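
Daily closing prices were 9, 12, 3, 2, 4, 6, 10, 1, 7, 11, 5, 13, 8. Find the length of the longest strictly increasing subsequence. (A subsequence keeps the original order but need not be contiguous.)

6

Track the smallest tail for each achievable length (strict):
9 → extends → [9]
12 → extends → [9, 12]
3 → replaces 9 → [3, 12]
2 → replaces 3 → [2, 12]
4 → replaces 12 → [2, 4]
6 → extends → [2, 4, 6]
10 → extends → [2, 4, 6, 10]
1 → replaces 2 → [1, 4, 6, 10]
7 → replaces 10 → [1, 4, 6, 7]
11 → extends → [1, 4, 6, 7, 11]
5 → replaces 6 → [1, 4, 5, 7, 11]
13 → extends → [1, 4, 5, 7, 11, 13]
8 → replaces 11 → [1, 4, 5, 7, 8, 13]
Six tails, so the longest strictly increasing subsequence has length 6 (e.g. 3, 4, 6, 10, 11, 13).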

⁂

WHAT YOU SHOULD DO. Would you transcribe the entries above exactly as they appear?

TASK RESULT.
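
Daily closing prices were 9, 12, 3, 2, 4, 6, 10, 1, 7, 11, 5, 13, 8. Find the length of the longest strictly increasing subsequence. (A subsequence keeps the original order but need not be contiguous.)

6

Track the smallest tail for each achievable length (strict):
9 → extends → [9]
12 → extends → [9, 12]
3 → replaces 9 → [3, 12]
2 → replaces 3 → [2, 12]
4 → replaces 12 → [2, 4]
6 → extends → [2, 4, 6]
10 → extends → [2, 4, 6, 10]
1 → replaces 2 → [1, 4, 6, 10]
7 → replaces 10 → [1, 4, 6, 7]
11 → extends → [1, 4, 6, 7, 11]
5 → replaces 6 → [1, 4, 5, 7, 11]
13 → extends → [1, 4, 5, 7, 11, 13]
8 → replaces 11 → [1, 4, 5, 7, 8, 13]
Six tails, so the longest strictly increasing subsequence has length 6 (e.g. 3, 4, 6, 10, 11, 13).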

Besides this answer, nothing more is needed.